[[ Task material, beginning ]]
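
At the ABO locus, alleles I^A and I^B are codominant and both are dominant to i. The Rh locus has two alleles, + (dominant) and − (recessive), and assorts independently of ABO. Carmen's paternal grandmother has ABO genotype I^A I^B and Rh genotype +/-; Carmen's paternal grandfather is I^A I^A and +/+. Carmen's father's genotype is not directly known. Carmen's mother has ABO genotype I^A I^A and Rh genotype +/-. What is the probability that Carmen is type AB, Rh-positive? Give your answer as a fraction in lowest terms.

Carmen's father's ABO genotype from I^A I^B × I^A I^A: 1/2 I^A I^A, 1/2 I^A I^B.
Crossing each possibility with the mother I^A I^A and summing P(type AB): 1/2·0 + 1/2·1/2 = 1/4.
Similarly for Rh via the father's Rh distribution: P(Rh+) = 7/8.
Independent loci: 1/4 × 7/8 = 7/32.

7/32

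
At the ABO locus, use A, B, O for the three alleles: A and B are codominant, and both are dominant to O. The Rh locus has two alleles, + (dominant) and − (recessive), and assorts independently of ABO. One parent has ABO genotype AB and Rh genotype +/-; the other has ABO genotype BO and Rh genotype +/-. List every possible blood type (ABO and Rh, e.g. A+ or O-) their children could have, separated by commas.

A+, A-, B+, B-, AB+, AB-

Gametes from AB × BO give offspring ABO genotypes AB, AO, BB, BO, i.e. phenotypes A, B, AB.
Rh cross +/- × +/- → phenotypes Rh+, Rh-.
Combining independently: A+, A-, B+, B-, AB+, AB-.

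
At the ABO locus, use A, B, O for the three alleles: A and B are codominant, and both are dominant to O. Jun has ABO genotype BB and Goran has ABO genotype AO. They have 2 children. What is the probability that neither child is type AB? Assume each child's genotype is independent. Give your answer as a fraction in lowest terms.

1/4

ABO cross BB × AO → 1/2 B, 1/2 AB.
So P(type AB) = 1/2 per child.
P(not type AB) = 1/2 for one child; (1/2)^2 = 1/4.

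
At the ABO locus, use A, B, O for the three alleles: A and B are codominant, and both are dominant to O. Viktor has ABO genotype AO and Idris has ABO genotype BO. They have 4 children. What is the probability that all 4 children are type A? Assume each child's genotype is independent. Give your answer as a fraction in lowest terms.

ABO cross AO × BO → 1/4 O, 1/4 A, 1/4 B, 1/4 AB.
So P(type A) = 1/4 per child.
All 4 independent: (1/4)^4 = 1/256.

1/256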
[[ Task material, end ]]
• **Task directions**
When you reach the end of the data, retype all of it exactly.

• **Solution**
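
At the ABO locus, alleles I^A and I^B are codominant and both are dominant to i. The Rh locus has two alleles, + (dominant) and − (recessive), and assorts independently of ABO. Carmen's paternal grandmother has ABO genotype I^A I^B and Rh genotype +/-; Carmen's paternal grandfather is I^A I^A and +/+. Carmen's father's genotype is not directly known. Carmen's mother has ABO genotype I^A I^A and Rh genotype +/-. What is the probability that Carmen is type AB, Rh-positive? Give your answer as a fraction in lowest terms.

Carmen's father's ABO genotype from I^A I^B × I^A I^A: 1/2 I^A I^A, 1/2 I^A I^B.
Crossing each possibility with the mother I^A I^A and summing P(type AB): 1/2·0 + 1/2·1/2 = 1/4.
Similarly for Rh via the father's Rh distribution: P(Rh+) = 7/8.
Independent loci: 1/4 × 7/8 = 7/32.

7/32

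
At the ABO locus, use A, B, O for the three alleles: A and B are codominant, and both are dominant to O. The Rh locus has two alleles, + (dominant) and − (recessive), and assorts independently of ABO. One parent has ABO genotype AB and Rh genotype +/-; the other has ABO genotype BO and Rh genotype +/-. List every possible blood type (ABO and Rh, e.g. A+ or O-) their children could have, separated by commas.

A+, A-, B+, B-, AB+, AB-

Gametes from AB × BO give offspring ABO genotypes AB, AO, BB, BO, i.e. phenotypes A, B, AB.
Rh cross +/- × +/- → phenotypes Rh+, Rh-.
Combining independently: A+, A-, B+, B-, AB+, AB-.

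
At the ABO locus, use A, B, O for the three alleles: A and B are codominant, and both are dominant to O. Jun has ABO genotype BB and Goran has ABO genotype AO. They have 2 children. What is the probability that neither child is type AB? Assume each child's genotype is independent. Give your answer as a fraction in lowest terms.

1/4

ABO cross BB × AO → 1/2 B, 1/2 AB.
So P(type AB) = 1/2 per child.
P(not type AB) = 1/2 for one child; (1/2)^2 = 1/4.

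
At the ABO locus, use A, B, O for the three alleles: A and B are codominant, and both are dominant to O. Viktor has ABO genotype AO and Idris has ABO genotype BO. They have 4 children. What is the probability that all 4 children are type A? Assume each child's genotype is independent. Give your answer as a fraction in lowest terms.

ABO cross AO × BO → 1/4 O, 1/4 A, 1/4 B, 1/4 AB.
So P(type A) = 1/4 per child.
All 4 independent: (1/4)^4 = 1/256.

1/256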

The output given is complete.